- _DESCRIPTION OF THE TASK_: Although the data below holds other lines too, output only those from the line with "Under the Probate" up to and including the line with "Nieves died intestate", exactly as they appear.

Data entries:
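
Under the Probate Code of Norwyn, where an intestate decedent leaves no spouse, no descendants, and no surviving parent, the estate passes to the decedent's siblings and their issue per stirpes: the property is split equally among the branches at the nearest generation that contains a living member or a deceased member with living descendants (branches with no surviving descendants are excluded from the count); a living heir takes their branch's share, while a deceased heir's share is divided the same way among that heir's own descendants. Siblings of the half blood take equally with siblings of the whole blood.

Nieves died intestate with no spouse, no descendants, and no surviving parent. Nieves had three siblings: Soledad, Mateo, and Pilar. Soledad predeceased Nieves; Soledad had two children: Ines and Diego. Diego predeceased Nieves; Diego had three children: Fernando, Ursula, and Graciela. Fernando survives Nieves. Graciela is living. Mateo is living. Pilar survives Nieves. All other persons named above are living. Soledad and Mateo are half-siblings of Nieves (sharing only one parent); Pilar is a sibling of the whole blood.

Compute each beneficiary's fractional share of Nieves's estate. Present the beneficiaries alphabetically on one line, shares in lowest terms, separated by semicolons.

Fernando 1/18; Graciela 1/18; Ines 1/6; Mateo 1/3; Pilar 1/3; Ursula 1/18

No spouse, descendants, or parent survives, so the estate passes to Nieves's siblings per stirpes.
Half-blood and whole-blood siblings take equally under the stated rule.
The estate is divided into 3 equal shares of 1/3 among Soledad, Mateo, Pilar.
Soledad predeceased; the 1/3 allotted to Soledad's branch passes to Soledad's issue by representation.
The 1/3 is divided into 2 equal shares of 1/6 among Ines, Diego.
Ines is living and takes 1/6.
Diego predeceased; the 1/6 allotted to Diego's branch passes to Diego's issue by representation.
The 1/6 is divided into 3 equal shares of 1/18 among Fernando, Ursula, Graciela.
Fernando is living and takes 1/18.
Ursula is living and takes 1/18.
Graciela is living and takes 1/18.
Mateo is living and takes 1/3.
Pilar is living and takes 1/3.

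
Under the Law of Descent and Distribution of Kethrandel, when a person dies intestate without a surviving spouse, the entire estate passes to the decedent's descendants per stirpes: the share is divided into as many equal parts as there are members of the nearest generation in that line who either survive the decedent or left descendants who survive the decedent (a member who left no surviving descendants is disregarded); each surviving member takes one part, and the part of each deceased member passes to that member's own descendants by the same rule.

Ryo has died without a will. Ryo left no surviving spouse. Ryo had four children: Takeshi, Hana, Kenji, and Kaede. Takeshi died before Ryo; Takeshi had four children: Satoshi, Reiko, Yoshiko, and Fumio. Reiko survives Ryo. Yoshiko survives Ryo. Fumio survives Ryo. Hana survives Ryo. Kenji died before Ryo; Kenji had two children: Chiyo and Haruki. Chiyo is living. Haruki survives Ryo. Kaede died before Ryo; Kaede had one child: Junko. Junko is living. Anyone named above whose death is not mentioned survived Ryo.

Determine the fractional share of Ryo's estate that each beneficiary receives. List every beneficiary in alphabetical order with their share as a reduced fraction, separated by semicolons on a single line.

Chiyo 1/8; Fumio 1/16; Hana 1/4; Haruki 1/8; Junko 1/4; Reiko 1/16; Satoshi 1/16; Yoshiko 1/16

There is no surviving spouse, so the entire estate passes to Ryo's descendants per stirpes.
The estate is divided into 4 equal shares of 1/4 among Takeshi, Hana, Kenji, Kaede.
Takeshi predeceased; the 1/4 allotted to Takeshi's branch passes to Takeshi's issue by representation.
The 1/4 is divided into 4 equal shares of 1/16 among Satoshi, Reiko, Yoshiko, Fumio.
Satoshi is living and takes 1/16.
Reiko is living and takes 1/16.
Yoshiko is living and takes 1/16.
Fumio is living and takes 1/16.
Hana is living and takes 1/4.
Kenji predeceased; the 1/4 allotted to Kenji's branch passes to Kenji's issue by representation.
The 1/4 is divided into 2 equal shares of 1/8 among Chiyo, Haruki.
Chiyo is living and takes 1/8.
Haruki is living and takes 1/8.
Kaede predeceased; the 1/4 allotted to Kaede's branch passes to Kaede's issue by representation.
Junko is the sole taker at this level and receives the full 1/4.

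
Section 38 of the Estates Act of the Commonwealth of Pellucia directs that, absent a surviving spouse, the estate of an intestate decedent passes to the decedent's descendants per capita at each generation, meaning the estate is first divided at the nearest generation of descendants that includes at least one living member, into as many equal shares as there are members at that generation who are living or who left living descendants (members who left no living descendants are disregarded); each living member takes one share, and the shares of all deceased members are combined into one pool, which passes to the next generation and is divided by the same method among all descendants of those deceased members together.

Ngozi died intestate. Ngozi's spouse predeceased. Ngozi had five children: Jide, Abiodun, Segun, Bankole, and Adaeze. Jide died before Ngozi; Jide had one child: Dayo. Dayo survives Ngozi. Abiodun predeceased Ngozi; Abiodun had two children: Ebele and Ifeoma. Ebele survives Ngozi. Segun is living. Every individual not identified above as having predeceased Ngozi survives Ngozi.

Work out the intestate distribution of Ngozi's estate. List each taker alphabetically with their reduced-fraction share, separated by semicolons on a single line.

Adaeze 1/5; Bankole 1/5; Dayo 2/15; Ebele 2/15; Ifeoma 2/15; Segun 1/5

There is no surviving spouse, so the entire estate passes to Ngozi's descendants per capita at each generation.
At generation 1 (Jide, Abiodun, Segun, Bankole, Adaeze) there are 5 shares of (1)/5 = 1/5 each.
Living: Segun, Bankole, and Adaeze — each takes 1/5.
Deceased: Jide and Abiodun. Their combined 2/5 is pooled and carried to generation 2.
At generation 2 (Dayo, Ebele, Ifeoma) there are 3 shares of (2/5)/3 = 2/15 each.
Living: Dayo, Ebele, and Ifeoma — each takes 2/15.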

==

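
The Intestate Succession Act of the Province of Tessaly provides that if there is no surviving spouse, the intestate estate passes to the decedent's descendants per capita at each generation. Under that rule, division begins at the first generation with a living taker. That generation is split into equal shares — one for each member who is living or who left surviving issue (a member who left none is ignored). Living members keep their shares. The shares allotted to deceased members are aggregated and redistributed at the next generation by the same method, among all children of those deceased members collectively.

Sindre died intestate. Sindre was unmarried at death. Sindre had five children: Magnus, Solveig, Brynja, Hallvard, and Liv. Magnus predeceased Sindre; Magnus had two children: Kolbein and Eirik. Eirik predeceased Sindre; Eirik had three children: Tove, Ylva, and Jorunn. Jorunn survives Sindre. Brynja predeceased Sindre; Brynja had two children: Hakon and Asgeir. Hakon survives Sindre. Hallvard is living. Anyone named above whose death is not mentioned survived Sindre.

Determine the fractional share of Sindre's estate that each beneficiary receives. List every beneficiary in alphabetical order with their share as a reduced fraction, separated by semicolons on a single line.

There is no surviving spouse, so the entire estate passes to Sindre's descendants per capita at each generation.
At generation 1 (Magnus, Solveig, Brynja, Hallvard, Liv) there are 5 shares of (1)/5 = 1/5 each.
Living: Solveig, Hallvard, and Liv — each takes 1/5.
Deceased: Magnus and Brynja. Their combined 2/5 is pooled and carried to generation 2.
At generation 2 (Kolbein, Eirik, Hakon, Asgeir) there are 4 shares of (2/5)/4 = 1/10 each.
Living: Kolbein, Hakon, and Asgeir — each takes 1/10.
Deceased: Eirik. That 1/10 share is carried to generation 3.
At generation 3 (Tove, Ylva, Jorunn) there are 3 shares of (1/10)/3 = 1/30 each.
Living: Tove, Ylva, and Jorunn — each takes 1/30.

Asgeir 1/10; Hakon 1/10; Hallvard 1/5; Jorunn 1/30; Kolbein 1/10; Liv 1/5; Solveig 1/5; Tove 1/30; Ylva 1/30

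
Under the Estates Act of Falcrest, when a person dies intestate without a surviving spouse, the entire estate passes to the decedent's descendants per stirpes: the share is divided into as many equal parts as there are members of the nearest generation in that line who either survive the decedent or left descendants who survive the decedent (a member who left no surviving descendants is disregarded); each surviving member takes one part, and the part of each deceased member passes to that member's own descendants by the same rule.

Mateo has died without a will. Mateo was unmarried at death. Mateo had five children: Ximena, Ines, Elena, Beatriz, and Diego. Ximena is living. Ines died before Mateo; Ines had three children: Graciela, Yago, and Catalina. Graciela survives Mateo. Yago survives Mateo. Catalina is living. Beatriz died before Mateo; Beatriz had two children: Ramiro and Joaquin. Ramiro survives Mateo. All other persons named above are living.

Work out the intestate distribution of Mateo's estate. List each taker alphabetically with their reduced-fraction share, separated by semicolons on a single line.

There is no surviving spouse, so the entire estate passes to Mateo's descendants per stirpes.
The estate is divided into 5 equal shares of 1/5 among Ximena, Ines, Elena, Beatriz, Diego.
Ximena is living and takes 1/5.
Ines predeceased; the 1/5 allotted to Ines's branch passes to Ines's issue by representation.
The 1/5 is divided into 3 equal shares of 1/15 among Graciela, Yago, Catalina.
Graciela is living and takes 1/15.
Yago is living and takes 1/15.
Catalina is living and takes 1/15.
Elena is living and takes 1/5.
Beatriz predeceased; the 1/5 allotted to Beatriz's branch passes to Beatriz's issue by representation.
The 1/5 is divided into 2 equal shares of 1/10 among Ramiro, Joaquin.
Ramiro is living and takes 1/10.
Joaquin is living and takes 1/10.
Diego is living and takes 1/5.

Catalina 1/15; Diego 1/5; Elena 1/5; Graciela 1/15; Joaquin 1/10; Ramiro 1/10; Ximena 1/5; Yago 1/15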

==

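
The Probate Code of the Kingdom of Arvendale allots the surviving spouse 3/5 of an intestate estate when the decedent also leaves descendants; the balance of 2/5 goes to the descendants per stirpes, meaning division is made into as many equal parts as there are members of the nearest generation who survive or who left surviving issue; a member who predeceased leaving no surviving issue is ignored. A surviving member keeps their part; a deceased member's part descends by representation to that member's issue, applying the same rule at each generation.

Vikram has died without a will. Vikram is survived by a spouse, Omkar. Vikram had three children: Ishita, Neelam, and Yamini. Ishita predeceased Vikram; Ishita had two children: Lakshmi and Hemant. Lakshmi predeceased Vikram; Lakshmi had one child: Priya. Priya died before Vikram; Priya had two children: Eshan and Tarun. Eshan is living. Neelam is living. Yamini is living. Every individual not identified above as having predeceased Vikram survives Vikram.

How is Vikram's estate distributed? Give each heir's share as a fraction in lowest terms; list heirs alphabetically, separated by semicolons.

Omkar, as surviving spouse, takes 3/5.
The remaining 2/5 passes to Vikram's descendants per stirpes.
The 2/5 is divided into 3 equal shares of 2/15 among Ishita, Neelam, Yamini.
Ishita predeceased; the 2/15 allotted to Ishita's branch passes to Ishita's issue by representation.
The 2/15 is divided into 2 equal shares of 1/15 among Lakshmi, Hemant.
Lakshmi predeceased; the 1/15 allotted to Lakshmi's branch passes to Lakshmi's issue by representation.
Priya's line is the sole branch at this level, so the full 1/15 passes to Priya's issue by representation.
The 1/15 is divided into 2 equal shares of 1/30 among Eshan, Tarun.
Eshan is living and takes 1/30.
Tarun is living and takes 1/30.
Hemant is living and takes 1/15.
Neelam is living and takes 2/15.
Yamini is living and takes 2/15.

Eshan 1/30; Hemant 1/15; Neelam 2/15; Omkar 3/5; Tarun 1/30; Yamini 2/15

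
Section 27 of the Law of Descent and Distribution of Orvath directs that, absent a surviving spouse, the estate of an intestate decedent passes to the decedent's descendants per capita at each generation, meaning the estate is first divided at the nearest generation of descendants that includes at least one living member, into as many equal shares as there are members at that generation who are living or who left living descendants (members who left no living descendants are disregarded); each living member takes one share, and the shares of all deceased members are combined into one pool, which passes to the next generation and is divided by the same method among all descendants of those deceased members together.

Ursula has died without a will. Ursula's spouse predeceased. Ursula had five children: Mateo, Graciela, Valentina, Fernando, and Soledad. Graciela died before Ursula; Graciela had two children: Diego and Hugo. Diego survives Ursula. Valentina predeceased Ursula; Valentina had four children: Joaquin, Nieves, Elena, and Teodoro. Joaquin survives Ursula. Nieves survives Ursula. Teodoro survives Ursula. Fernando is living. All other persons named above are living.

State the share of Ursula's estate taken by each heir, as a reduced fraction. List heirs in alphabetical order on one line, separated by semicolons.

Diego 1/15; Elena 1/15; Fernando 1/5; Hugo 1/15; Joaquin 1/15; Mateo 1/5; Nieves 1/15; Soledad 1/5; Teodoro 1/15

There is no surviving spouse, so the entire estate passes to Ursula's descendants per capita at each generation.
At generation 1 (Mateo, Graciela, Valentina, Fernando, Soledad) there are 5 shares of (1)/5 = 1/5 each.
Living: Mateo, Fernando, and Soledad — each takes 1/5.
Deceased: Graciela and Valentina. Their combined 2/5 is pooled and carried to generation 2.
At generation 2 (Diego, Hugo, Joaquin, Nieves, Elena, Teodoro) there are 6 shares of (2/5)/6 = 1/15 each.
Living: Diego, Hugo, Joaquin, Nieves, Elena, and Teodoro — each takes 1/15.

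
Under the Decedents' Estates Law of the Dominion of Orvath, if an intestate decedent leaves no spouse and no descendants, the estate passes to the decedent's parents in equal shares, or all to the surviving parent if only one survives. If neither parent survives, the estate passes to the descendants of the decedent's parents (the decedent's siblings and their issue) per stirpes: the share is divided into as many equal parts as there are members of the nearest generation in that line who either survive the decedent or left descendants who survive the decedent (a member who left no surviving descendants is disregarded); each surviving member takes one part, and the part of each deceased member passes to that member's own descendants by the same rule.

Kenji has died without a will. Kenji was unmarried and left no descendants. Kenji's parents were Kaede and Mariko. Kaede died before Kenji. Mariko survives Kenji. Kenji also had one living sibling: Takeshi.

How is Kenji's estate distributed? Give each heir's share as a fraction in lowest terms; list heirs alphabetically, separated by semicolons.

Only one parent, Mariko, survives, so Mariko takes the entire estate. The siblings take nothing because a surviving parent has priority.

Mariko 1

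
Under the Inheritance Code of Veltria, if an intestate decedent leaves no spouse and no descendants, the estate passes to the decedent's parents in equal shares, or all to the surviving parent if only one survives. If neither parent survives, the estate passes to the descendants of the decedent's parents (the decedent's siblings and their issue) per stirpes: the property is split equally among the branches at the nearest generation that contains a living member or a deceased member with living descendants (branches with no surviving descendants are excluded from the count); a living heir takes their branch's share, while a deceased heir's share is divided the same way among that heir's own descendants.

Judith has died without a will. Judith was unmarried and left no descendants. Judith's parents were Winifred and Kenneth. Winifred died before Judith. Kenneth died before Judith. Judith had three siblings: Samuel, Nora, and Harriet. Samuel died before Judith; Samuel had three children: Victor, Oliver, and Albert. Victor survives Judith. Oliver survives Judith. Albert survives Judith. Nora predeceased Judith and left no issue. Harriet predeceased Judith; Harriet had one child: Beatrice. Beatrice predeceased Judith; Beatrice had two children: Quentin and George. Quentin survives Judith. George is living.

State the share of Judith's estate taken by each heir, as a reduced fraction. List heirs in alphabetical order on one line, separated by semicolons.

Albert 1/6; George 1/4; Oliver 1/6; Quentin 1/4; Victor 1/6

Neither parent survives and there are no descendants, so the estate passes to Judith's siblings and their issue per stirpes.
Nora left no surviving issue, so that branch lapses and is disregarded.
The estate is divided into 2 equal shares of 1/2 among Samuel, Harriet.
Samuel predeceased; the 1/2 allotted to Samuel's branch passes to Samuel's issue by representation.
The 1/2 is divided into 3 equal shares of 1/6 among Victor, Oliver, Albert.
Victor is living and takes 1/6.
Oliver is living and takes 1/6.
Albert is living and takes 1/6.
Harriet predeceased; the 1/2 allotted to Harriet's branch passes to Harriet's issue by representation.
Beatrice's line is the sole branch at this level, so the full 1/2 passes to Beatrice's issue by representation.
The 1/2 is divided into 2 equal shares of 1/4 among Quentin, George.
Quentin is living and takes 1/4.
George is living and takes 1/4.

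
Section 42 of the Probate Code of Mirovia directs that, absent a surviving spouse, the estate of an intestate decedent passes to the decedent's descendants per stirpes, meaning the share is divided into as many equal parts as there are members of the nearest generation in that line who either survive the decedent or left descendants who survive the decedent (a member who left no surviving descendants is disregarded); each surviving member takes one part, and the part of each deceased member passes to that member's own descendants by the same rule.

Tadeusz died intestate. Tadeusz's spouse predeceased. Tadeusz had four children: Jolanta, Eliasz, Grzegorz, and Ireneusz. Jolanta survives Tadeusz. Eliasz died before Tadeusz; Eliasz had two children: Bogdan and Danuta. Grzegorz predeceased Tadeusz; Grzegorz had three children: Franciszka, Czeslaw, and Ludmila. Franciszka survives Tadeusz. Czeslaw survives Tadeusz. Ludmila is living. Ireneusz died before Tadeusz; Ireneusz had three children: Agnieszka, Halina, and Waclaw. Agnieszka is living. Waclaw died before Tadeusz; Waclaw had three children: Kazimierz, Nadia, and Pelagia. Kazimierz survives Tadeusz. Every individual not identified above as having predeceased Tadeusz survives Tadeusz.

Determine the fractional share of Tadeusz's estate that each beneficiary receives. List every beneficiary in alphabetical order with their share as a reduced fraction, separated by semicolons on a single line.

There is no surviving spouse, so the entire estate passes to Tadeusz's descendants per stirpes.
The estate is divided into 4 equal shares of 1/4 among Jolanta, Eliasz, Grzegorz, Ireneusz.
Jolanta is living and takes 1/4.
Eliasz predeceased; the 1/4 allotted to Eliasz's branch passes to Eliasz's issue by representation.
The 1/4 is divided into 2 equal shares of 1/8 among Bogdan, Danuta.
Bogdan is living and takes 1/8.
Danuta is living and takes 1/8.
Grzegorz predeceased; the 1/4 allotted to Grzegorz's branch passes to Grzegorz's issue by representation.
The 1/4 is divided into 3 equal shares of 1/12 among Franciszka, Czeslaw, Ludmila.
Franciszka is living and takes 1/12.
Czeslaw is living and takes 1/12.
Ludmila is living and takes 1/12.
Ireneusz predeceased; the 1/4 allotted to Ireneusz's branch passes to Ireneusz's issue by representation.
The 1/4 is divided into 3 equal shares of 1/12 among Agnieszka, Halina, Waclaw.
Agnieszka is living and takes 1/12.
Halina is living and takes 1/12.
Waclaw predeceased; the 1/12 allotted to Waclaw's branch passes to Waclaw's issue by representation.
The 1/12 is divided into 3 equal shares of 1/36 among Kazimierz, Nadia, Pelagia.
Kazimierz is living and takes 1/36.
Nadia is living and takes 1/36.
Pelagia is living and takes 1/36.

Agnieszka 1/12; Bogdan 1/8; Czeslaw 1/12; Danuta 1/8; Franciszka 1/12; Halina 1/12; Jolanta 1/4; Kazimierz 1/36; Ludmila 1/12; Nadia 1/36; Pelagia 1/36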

- _REPLY TO THE EXERCISE_:
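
Under the Probate Code of Norwyn, where an intestate decedent leaves no spouse, no descendants, and no surviving parent, the estate passes to the decedent's siblings and their issue per stirpes: the property is split equally among the branches at the nearest generation that contains a living member or a deceased member with living descendants (branches with no surviving descendants are excluded from the count); a living heir takes their branch's share, while a deceased heir's share is divided the same way among that heir's own descendants. Siblings of the half blood take equally with siblings of the whole blood.

Nieves died intestate with no spouse, no descendants, and no surviving parent. Nieves had three siblings: Soledad, Mateo, and Pilar. Soledad predeceased Nieves; Soledad had two children: Ines and Diego. Diego predeceased Nieves; Diego had three children: Fernando, Ursula, and Graciela. Fernando survives Nieves. Graciela is living. Mateo is living. Pilar survives Nieves. All other persons named above are living. Soledad and Mateo are half-siblings of Nieves (sharing only one parent); Pilar is a sibling of the whole blood.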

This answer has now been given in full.